#### Provided data:
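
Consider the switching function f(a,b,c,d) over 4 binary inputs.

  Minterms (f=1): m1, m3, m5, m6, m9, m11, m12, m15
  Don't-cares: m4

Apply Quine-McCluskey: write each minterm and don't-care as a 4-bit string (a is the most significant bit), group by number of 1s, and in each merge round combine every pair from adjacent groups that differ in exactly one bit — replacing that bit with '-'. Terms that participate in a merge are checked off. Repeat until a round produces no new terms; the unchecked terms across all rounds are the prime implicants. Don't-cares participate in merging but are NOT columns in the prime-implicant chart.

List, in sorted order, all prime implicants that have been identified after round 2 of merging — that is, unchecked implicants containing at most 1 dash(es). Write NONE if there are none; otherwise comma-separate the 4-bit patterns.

size-2^0 implicants → 0001(✓)  0011(✓)  0100(✓)  0101(✓)  0110(✓)  1001(✓)  1011(✓)  1100(✓)  1111(✓)
size-2^1 implicants → -001(✓)  -011(✓)  -100  0-01  00-1(✓)  01-0  010-  1-11  10-1(✓)
size-2^2 implicants → -0-1
Unchecked terms (primes): -0-1, -100, 0-01, 01-0, 010-, 1-11

-100, 0-01, 01-0, 010-, 1-11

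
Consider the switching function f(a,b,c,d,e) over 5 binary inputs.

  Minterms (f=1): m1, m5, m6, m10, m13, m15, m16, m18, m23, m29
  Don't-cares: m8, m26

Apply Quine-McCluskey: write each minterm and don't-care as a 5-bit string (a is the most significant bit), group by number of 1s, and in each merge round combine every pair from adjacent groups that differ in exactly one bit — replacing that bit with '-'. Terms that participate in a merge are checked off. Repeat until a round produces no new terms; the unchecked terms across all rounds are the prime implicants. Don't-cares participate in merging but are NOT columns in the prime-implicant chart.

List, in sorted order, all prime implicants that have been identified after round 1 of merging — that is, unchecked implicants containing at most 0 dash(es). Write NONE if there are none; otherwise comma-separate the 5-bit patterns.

00110, 10111

Round 0: 00001✓ 00101✓ 00110 01000✓ 01010✓ 01101✓ 01111✓ 10000✓ 10010✓ 10111 11010✓ 11101✓
Round 1: -1010 -1101 0-101 00-01 010-0 011-1 1-010 100-0
PIs = {-1010, -1101, 0-101, 00-01, 00110, 010-0, 011-1, 1-010, 100-0, 10111}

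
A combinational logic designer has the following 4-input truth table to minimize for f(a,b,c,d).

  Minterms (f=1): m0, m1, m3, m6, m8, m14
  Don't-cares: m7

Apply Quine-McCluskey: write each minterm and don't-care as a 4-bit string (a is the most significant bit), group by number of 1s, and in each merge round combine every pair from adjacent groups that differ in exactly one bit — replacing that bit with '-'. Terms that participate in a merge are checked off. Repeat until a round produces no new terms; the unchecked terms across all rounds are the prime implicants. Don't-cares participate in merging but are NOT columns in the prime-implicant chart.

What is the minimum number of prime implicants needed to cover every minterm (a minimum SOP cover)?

size-2^0 implicants → 0000(✓)  0001(✓)  0011(✓)  0110(✓)  0111(✓)  1000(✓)  1110(✓)
size-2^1 implicants → -000  -110  0-11  00-1  000-  011-
Unchecked terms (primes): -000, -110, 0-11, 00-1, 000-, 011-
Minterm coverage:
  m0 ⊆ -000,000-
  m1 ⊆ 00-1,000-
  m3 ⊆ 0-11,00-1
  m6 ⊆ -110,011-
  m8 ⊆ -000 [E]
  m14 ⊆ -110 [E]
E = {-000, -110}
Petrick residual → 00-1
Cover = b'c'd' + bcd' + a'b'd  |cover|=3

3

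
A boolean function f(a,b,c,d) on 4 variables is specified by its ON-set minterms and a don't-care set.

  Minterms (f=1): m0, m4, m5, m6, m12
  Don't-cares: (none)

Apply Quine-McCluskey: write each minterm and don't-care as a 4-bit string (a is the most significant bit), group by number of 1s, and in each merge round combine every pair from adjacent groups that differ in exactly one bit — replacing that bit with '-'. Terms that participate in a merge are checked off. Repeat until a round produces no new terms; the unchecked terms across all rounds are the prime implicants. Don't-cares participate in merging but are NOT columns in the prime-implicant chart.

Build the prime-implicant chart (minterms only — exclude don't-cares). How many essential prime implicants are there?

Round 0: 0000✓ 0100✓ 0101✓ 0110✓ 1100✓
Round 1: -100 0-00 01-0 010-
PIs = {-100, 0-00, 01-0, 010-}
Coverage chart:
  m0: 0-00 ←essential
  m4: -100,0-00,01-0,010-
  m5: 010- ←essential
  m6: 01-0 ←essential
  m12: -100 ←essential
Essential: -100, 0-00, 01-0, 010-

4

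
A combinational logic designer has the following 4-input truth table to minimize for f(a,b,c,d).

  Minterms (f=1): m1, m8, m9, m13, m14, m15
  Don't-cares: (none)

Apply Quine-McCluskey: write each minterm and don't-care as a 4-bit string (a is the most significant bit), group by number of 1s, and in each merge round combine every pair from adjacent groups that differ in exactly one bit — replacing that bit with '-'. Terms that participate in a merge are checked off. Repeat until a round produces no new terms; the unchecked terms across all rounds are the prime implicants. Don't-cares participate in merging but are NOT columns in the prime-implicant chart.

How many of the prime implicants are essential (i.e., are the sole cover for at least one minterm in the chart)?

size-2^0 implicants → 0001(✓)  1000(✓)  1001(✓)  1101(✓)  1110(✓)  1111(✓)
size-2^1 implicants → -001  1-01  100-  11-1  111-
Unchecked terms (primes): -001, 1-01, 100-, 11-1, 111-
Minterm coverage:
  m1 ⊆ -001 [E]
  m8 ⊆ 100- [E]
  m9 ⊆ -001,1-01,100-
  m13 ⊆ 1-01,11-1
  m14 ⊆ 111- [E]
  m15 ⊆ 11-1,111-
E = {-001, 100-, 111-}

3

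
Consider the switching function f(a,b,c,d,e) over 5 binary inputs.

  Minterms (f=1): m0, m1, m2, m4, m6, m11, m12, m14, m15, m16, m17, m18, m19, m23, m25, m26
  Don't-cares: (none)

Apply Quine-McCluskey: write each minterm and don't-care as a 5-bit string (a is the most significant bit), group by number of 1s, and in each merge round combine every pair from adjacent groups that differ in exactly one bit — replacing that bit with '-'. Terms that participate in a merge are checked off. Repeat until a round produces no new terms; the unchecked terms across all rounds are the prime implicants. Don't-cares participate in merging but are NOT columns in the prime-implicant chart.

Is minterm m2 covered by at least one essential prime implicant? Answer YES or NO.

Round 0: 00000✓ 00001✓ 00010✓ 00100✓ 00110✓ 01011✓ 01100✓ 01110✓ 01111✓ 10000✓ 10001✓ 10010✓ 10011✓ 10111✓ 11001✓ 11010✓
Round 1: -0000✓ -0001✓ -0010✓ 0-100✓ 0-110✓ 00-00✓ 00-10✓ 000-0✓ 0000-✓ 001-0✓ 01-11 011-0✓ 0111- 1-001 1-010 10-11 100-0✓ 100-1✓ 1000-✓ 1001-✓
Round 2: -00-0 -000- 0-1-0 00--0 100--
PIs = {-00-0, -000-, 0-1-0, 00--0, 01-11, 0111-, 1-001, 1-010, 10-11, 100--}
Coverage chart:
  m0: -00-0,-000-,00--0
  m1: -000- ←essential
  m2: -00-0,00--0
  m4: 0-1-0,00--0
  m6: 0-1-0,00--0
  m11: 01-11 ←essential
  m12: 0-1-0 ←essential
  m14: 0-1-0,0111-
  m15: 01-11,0111-
  m16: -00-0,-000-,100--
  m17: -000-,1-001,100--
  m18: -00-0,1-010,100--
  m19: 10-11,100--
  m23: 10-11 ←essential
  m25: 1-001 ←essential
  m26: 1-010 ←essential
Essential: -000-, 0-1-0, 01-11, 1-001, 1-010, 10-11

NO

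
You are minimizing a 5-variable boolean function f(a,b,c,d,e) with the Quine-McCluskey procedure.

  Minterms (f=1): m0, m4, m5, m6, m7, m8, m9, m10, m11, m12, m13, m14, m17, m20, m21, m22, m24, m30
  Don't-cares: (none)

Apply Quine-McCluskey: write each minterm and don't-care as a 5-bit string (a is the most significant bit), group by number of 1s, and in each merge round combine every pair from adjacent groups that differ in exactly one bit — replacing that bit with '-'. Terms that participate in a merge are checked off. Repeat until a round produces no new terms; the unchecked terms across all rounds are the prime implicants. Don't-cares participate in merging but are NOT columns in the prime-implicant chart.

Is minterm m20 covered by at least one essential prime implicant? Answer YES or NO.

NO

size-2^0 implicants → 00000(✓)  00100(✓)  00101(✓)  00110(✓)  00111(✓)  01000(✓)  01001(✓)  01010(✓)  01011(✓)  01100(✓)  01101(✓)  01110(✓)  10001(✓)  10100(✓)  10101(✓)  10110(✓)  11000(✓)  11110(✓)
size-2^1 implicants → -0100(✓)  -0101(✓)  -0110(✓)  -1000  -1110(✓)  0-000(✓)  0-100(✓)  0-101(✓)  0-110(✓)  00-00(✓)  001-0(✓)  001-1(✓)  0010-(✓)  0011-(✓)  01-00(✓)  01-01(✓)  01-10(✓)  010-0(✓)  010-1(✓)  0100-(✓)  0101-(✓)  011-0(✓)  0110-(✓)  1-110(✓)  10-01  101-0(✓)  1010-(✓)
size-2^2 implicants → --110  -01-0  -010-  0--00  0-1-0  0-10-  001--  01--0  01-0-  010--
Unchecked terms (primes): --110, -01-0, -010-, -1000, 0--00, 0-1-0, 0-10-, 001--, 01--0, 01-0-, 010--, 10-01
Minterm coverage:
  m0 ⊆ 0--00 [E]
  m4 ⊆ -01-0,-010-,0--00,0-1-0,0-10-,001--
  m5 ⊆ -010-,0-10-,001--
  m6 ⊆ --110,-01-0,0-1-0,001--
  m7 ⊆ 001-- [E]
  m8 ⊆ -1000,0--00,01--0,01-0-,010--
  m9 ⊆ 01-0-,010--
  m10 ⊆ 01--0,010--
  m11 ⊆ 010-- [E]
  m12 ⊆ 0--00,0-1-0,0-10-,01--0,01-0-
  m13 ⊆ 0-10-,01-0-
  m14 ⊆ --110,0-1-0,01--0
  m17 ⊆ 10-01 [E]
  m20 ⊆ -01-0,-010-
  m21 ⊆ -010-,10-01
  m22 ⊆ --110,-01-0
  m24 ⊆ -1000 [E]
  m30 ⊆ --110 [E]
E = {--110, -1000, 0--00, 001--, 010--, 10-01}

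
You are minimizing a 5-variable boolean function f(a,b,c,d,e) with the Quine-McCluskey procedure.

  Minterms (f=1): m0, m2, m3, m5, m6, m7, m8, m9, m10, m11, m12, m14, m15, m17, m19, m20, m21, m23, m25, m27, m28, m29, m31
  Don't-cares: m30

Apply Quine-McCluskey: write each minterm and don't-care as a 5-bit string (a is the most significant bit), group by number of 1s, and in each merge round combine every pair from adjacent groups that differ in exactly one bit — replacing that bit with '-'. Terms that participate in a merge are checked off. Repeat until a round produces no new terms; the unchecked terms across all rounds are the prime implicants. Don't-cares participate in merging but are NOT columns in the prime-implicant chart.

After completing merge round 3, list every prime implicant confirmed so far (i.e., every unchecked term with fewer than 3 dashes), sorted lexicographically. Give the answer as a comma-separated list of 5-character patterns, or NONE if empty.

size-2^0 implicants → 00000(✓)  00010(✓)  00011(✓)  00101(✓)  00110(✓)  00111(✓)  01000(✓)  01001(✓)  01010(✓)  01011(✓)  01100(✓)  01110(✓)  01111(✓)  10001(✓)  10011(✓)  10100(✓)  10101(✓)  10111(✓)  11001(✓)  11011(✓)  11100(✓)  11101(✓)  11110(✓)  11111(✓)
size-2^1 implicants → -0011(✓)  -0101(✓)  -0111(✓)  -1001(✓)  -1011(✓)  -1100(✓)  -1110(✓)  -1111(✓)  0-000(✓)  0-010(✓)  0-011(✓)  0-110(✓)  0-111(✓)  00-10(✓)  00-11(✓)  000-0(✓)  0001-(✓)  001-1(✓)  0011-(✓)  01-00(✓)  01-10(✓)  01-11(✓)  010-0(✓)  010-1(✓)  0100-(✓)  0101-(✓)  011-0(✓)  0111-(✓)  1-001(✓)  1-011(✓)  1-100(✓)  1-101(✓)  1-111(✓)  10-01(✓)  10-11(✓)  100-1(✓)  101-1(✓)  1010-(✓)  11-01(✓)  11-11(✓)  110-1(✓)  111-0(✓)  111-1(✓)  1110-(✓)  1111-(✓)
size-2^2 implicants → --011(✓)  --111(✓)  -0-11(✓)  -01-1  -1-11(✓)  -10-1  -11-0  -111-  0--10(✓)  0--11(✓)  0-0-0  0-01-(✓)  0-11-(✓)  00-1-(✓)  01--0  01-1-(✓)  010--  1--01(✓)  1--11(✓)  1-0-1(✓)  1-1-1(✓)  1-10-  10--1(✓)  11--1(✓)  111--
size-2^3 implicants → ---11  0--1-  1---1
Unchecked terms (primes): ---11, -01-1, -10-1, -11-0, -111-, 0--1-, 0-0-0, 01--0, 010--, 1---1, 1-10-, 111--

-01-1, -10-1, -11-0, -111-, 0-0-0, 01--0, 010--, 1-10-, 111--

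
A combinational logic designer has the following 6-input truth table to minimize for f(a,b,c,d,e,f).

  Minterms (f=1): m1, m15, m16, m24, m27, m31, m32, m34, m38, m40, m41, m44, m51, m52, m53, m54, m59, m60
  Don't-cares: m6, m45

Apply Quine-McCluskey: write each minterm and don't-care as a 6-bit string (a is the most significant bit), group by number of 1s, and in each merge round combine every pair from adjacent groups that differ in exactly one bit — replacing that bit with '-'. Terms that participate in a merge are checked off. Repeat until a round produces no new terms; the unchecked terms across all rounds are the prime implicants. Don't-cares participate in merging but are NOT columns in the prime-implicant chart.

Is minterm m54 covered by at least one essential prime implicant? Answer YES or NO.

NO

Round 0: 000001 000110✓ 001111✓ 010000✓ 011000✓ 011011✓ 011111✓ 100000✓ 100010✓ 100110✓ 101000✓ 101001✓ 101100✓ 101101✓ 110011✓ 110100✓ 110101✓ 110110✓ 111011✓ 111100✓
Round 1: -00110 -11011 0-1111 01-000 011-11 1-0110 1-1100 10-000 100-10 1000-0 101-00✓ 101-01✓ 10100-✓ 10110-✓ 11-011 11-100 1101-0 11010-
Round 2: 101-0-
PIs = {-00110, -11011, 0-1111, 000001, 01-000, 011-11, 1-0110, 1-1100, 10-000, 100-10, 1000-0, 101-0-, 11-011, 11-100, 1101-0, 11010-}
Coverage chart:
  m1: 000001 ←essential
  m15: 0-1111 ←essential
  m16: 01-000 ←essential
  m24: 01-000 ←essential
  m27: -11011,011-11
  m31: 0-1111,011-11
  m32: 10-000,1000-0
  m34: 100-10,1000-0
  m38: -00110,1-0110,100-10
  m40: 10-000,101-0-
  m41: 101-0- ←essential
  m44: 1-1100,101-0-
  m51: 11-011 ←essential
  m52: 11-100,1101-0,11010-
  m53: 11010- ←essential
  m54: 1-0110,1101-0
  m59: -11011,11-011
  m60: 1-1100,11-100
Essential: 0-1111, 000001, 01-000, 101-0-, 11-011, 11010-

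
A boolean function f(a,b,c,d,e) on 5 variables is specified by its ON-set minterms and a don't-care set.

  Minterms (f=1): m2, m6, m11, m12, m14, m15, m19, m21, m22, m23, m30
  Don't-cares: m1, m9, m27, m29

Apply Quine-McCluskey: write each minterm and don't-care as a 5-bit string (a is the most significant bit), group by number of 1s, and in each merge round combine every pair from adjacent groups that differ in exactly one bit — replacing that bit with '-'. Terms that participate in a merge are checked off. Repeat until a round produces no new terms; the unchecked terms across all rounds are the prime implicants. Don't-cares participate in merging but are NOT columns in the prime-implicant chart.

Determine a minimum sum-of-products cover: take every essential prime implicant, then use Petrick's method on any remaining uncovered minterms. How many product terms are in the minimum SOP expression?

Round 0: 00001✓ 00010✓ 00110✓ 01001✓ 01011✓ 01100✓ 01110✓ 01111✓ 10011✓ 10101✓ 10110✓ 10111✓ 11011✓ 11101✓ 11110✓
Round 1: -0110✓ -1011 -1110✓ 0-001 0-110✓ 00-10 01-11 010-1 011-0 0111- 1-011 1-101 1-110✓ 10-11 101-1 1011-
Round 2: --110
PIs = {--110, -1011, 0-001, 00-10, 01-11, 010-1, 011-0, 0111-, 1-011, 1-101, 10-11, 101-1, 1011-}
Coverage chart:
  m2: 00-10 ←essential
  m6: --110,00-10
  m11: -1011,01-11,010-1
  m12: 011-0 ←essential
  m14: --110,011-0,0111-
  m15: 01-11,0111-
  m19: 1-011,10-11
  m21: 1-101,101-1
  m22: --110,1011-
  m23: 10-11,101-1,1011-
  m30: --110 ←essential
Essential: --110, 00-10, 011-0
Petrick residual → 01-11, 1-011, 101-1
Min cover (6 terms): cde' + a'b'de' + a'bde + a'bce' + ac'de + ab'ce

6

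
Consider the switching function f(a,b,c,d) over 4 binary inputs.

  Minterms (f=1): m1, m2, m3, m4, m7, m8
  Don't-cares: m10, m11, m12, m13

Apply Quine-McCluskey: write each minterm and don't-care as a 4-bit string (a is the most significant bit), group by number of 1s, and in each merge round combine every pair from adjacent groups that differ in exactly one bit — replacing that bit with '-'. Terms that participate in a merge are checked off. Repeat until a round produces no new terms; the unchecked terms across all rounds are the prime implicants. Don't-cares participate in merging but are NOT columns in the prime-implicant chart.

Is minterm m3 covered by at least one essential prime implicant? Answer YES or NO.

YES

[col 0] 0001*, 0010*, 0011*, 0100*, 0111*, 1000*, 1010*, 1011*, 1100*, 1101*
[col 1] -010*, -011*, -100, 0-11, 00-1, 001-*, 1-00, 10-0, 101-*, 110-
[col 2] -01-
Prime implicants: -01-, -100, 0-11, 00-1, 1-00, 10-0, 110-
PI chart (minterm → PIs covering it):
  1 | 00-1  (sole → essential)
  2 | -01-  (sole → essential)
  3 | -01-,0-11,00-1
  4 | -100  (sole → essential)
  7 | 0-11  (sole → essential)
  8 | 1-00,10-0
Essential prime implicants: -01-, -100, 0-11, 00-1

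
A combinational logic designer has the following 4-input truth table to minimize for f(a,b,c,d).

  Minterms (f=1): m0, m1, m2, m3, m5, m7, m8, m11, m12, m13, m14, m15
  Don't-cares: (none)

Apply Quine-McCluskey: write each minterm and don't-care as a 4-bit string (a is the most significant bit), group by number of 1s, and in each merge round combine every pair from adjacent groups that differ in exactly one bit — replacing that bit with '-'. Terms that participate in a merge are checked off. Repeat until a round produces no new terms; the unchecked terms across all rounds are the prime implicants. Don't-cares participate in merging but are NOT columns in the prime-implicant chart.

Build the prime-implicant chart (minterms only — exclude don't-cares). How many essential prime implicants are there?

3

Round 0: 0000✓ 0001✓ 0010✓ 0011✓ 0101✓ 0111✓ 1000✓ 1011✓ 1100✓ 1101✓ 1110✓ 1111✓
Round 1: -000 -011✓ -101✓ -111✓ 0-01✓ 0-11✓ 00-0✓ 00-1✓ 000-✓ 001-✓ 01-1✓ 1-00 1-11✓ 11-0✓ 11-1✓ 110-✓ 111-✓
Round 2: --11 -1-1 0--1 00-- 11--
PIs = {--11, -000, -1-1, 0--1, 00--, 1-00, 11--}
Coverage chart:
  m0: -000,00--
  m1: 0--1,00--
  m2: 00-- ←essential
  m3: --11,0--1,00--
  m5: -1-1,0--1
  m7: --11,-1-1,0--1
  m8: -000,1-00
  m11: --11 ←essential
  m12: 1-00,11--
  m13: -1-1,11--
  m14: 11-- ←essential
  m15: --11,-1-1,11--
Essential: --11, 00--, 11--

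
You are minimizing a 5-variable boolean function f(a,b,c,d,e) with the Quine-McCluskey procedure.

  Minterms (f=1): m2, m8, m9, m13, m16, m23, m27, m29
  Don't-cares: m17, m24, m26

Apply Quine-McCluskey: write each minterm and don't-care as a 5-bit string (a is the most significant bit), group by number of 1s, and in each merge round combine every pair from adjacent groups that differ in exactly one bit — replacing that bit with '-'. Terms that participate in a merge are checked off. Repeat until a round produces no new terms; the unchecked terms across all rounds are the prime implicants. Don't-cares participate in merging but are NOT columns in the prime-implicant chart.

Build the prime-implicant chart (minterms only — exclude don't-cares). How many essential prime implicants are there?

Round 0: 00010 01000✓ 01001✓ 01101✓ 10000✓ 10001✓ 10111 11000✓ 11010✓ 11011✓ 11101✓
Round 1: -1000 -1101 01-01 0100- 1-000 1000- 110-0 1101-
PIs = {-1000, -1101, 00010, 01-01, 0100-, 1-000, 1000-, 10111, 110-0, 1101-}
Coverage chart:
  m2: 00010 ←essential
  m8: -1000,0100-
  m9: 01-01,0100-
  m13: -1101,01-01
  m16: 1-000,1000-
  m23: 10111 ←essential
  m27: 1101- ←essential
  m29: -1101 ←essential
Essential: -1101, 00010, 10111, 1101-

4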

#### Aim of the exercise:
Copy out, word for word, the part of the entries above that begins at the line with "the 4-bit patterns." and ends at the line with "Don't-cares: m8, m26", including both.

#### Final answer:
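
List, in sorted order, all prime implicants that have been identified after round 2 of merging — that is, unchecked implicants containing at most 1 dash(es). Write NONE if there are none; otherwise comma-separate the 4-bit patterns.

size-2^0 implicants → 0001(✓)  0011(✓)  0100(✓)  0101(✓)  0110(✓)  1001(✓)  1011(✓)  1100(✓)  1111(✓)
size-2^1 implicants → -001(✓)  -011(✓)  -100  0-01  00-1(✓)  01-0  010-  1-11  10-1(✓)
size-2^2 implicants → -0-1
Unchecked terms (primes): -0-1, -100, 0-01, 01-0, 010-, 1-11

-100, 0-01, 01-0, 010-, 1-11

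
Consider the switching function f(a,b,c,d,e) over 5 binary inputs.

  Minterms (f=1): m1, m5, m6, m10, m13, m15, m16, m18, m23, m29
  Don't-cares: m8, m26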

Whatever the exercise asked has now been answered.